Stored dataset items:
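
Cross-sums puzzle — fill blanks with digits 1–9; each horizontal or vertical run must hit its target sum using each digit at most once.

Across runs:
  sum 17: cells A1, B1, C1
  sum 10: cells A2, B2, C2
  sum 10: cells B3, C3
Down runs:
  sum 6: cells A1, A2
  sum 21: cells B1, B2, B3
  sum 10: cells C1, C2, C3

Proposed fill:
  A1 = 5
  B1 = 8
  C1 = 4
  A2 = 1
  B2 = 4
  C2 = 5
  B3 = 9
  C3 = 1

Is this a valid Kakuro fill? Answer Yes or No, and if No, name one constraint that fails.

Yes

Across: 5+8+4=17; 1+4+5=10; 9+1=10. Down: 5+1=6; 8+4+9=21; 4+5+1=10. No digit repeats within any run.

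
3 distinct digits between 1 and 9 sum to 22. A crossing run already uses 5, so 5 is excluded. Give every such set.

{6,7,9}

3 distinct digits from 1–9 sum between 6 and 24.
Dropping sets that contain 5.
Only one set works: {6,7,9}.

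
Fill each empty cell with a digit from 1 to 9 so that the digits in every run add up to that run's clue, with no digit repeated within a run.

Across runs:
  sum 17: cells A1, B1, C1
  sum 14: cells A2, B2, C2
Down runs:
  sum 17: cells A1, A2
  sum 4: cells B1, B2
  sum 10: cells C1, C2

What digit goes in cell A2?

9

17 in 2 cells must be {8,9}; 4 in 2 cells must be {1,3}.
Nothing is forced directly, so branch on A1, whose candidates are 8 or 9. If A1 = 9: that forces A2 = 8, B2 = 1, after which C2 would have to be in {5} for the 14 across but in {1,2,3,4,6,7,8,9} for the 10 down — contradiction. So A1 = 8.
Given what's placed, B1 must be 3 to fit the 17 across and 4 down.
C1 = 17 − 11 = 6 completes the 17 across.
A2 = 17 − 8 = 9 completes the 17 down.
B2 = 4 − 3 = 1 completes the 4 down.
C2 = 14 − 10 = 4 completes the 14 across.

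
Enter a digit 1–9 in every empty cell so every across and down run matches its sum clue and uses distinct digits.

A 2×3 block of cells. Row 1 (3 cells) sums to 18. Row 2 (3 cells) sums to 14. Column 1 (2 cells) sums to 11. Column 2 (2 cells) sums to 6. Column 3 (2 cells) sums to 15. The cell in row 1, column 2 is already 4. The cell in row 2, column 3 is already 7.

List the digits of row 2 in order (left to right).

5 2 7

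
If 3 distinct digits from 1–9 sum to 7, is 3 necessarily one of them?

The only way to make 7 from 3 distinct digits is {1,2,4}, which does not contain 3.

No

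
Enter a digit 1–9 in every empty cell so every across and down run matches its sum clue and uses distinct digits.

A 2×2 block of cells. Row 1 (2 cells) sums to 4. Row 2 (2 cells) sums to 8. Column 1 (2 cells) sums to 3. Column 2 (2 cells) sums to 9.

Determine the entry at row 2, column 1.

2

4 in 2 cells must be {1,3}; 3 in 2 cells must be {1,2}.
The 4 across and the 3 down share only 1, so (1,1) = 1.
(1,2) = 4 − 1 = 3 completes the 4 across.
(2,1) = 3 − 1 = 2 completes the 3 down.
(2,2) = 8 − 2 = 6 completes the 8 across.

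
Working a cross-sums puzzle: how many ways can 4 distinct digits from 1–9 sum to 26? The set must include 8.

4 distinct digits from 1–9 sum between 10 and 30.
Keeping only sets containing 8.
Enumerating: {2,7,8,9}, {3,6,8,9}, {4,5,8,9}, {5,6,7,8}.

4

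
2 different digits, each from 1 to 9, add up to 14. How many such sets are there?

2 distinct digits from 1–9 sum between 3 and 17.
Enumerating: {5,9}, {6,8}.

2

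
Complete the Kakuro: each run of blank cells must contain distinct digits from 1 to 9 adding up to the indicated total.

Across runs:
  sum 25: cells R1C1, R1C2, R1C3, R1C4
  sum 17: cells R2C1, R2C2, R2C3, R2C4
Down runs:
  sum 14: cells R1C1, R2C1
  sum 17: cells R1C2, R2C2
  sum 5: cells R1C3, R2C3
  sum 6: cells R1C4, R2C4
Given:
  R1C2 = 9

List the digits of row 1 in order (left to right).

8 9 3 5

17 in 2 cells must be {8,9}.
R2C2 = 17 − 9 = 8 completes the 17 down.
Nothing is forced directly, so branch on R2C1, whose candidates are 5 or 6. If R2C1 = 5: then R1C1 would have to be in {1,2,3,4,5,6,7,8} for the 25 across but in {9} for the 14 down — contradiction. So R2C1 = 6.
R1C1 = 14 − 6 = 8 completes the 14 down.
No cell is forced outright now. R2C3 can only be 1 or 2 (the digits allowed by both its 17 across and its 5 down). If R2C3 = 1: then R1C3 would have to be in {1,2,3,5,6,7} for the 25 across but in {4} for the 5 down — contradiction. So R2C3 = 2.
R1C3 = 5 − 2 = 3 completes the 5 down.
R1C4 = 25 − 20 = 5 completes the 25 across.
R2C4 = 17 − 16 = 1 completes the 17 across.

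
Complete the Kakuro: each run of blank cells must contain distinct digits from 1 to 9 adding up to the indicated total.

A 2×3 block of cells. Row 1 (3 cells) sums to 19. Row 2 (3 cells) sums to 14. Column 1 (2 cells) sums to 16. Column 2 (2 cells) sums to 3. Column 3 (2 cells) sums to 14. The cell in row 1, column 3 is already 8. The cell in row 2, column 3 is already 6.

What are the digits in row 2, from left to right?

7 1 6

16 in 2 cells must be {7,9}; 3 in 2 cells must be {1,2}.
Given what's placed, (1,2) must be 2 to fit the 19 across and 3 down.
(2,1) = 7: the only remaining digit allowed by both the 14 across and the 16 down.
(2,2) = 14 − 13 = 1 completes the 14 across.
(1,1) = 19 − 10 = 9 completes the 19 across.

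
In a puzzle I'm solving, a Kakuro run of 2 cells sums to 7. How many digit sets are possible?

3

2 distinct digits from 1–9 sum between 3 and 17.
Enumerating: {1,6}, {2,5}, {3,4}.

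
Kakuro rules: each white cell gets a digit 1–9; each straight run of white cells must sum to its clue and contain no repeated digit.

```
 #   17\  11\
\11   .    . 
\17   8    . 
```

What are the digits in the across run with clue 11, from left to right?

9 2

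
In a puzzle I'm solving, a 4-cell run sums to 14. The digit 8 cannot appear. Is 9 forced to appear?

No

Counterexample: {1,2,4,7} sums to 14 under that restriction without using 9.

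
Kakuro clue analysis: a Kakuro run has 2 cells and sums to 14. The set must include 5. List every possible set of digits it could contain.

{5,9}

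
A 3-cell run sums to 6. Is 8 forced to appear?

No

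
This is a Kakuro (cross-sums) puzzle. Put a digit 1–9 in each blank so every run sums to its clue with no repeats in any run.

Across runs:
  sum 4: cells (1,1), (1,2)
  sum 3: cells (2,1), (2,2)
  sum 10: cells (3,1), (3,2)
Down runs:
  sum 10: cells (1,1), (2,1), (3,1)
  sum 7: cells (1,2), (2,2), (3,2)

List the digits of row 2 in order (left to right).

1 2

4 in 2 cells must be {1,3}; 3 in 2 cells must be {1,2}; 7 in 3 cells must be {1,2,4}.
The 4 across and the 7 down share only 1, so (1,2) = 1.
Given what's placed, (2,2) must be 2 to fit the 3 across and 7 down.
(3,2) = 7 − 3 = 4 completes the 7 down.
(1,1) = 4 − 1 = 3 completes the 4 across.
(2,1) = 3 − 2 = 1 completes the 3 across.
(3,1) = 10 − 4 = 6 completes the 10 across.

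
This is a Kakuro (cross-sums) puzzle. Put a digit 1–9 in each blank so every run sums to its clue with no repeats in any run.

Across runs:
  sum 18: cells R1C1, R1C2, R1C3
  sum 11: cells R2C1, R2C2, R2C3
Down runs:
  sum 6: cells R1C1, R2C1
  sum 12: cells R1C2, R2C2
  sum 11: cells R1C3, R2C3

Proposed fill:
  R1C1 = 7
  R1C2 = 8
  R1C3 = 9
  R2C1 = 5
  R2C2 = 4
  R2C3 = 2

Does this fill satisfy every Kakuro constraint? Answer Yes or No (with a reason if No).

No — the across run R1C1–R1C3 sums to 24, not 18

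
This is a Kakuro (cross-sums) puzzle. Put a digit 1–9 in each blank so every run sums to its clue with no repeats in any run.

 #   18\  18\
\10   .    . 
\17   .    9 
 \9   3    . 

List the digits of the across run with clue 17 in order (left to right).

8, 9

17 in 2 cells must be {8,9}.
R2C1 = 17 − 9 = 8 completes the 17 across.
R3C2 = 9 − 3 = 6 completes the 9 across.
R1C1 = 18 − 11 = 7 completes the 18 down.
R1C2 = 10 − 7 = 3 completes the 10 across.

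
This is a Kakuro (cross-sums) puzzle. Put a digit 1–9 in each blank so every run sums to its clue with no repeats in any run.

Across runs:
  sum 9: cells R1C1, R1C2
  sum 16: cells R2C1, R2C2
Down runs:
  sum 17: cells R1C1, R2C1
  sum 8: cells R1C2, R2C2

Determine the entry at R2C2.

16 in 2 cells must be {7,9}; 17 in 2 cells must be {8,9}.
The 9 across and the 17 down share only 8, so R1C1 = 8.
R1C2 = 9 − 8 = 1 completes the 9 across.
R2C1 = 17 − 8 = 9 completes the 17 down.
R2C2 = 16 − 9 = 7 completes the 16 across.

7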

What the task asks:
Copy every line above that holds the word "repeated".

Response to this task:
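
Fill each empty cell with a digit from 1 to 9 so that the digits in every run add up to that run's clue, with no digit repeated within a run.
Kakuro rules: each white cell gets a digit 1–9; each straight run of white cells must sum to its clue and contain no repeated digit.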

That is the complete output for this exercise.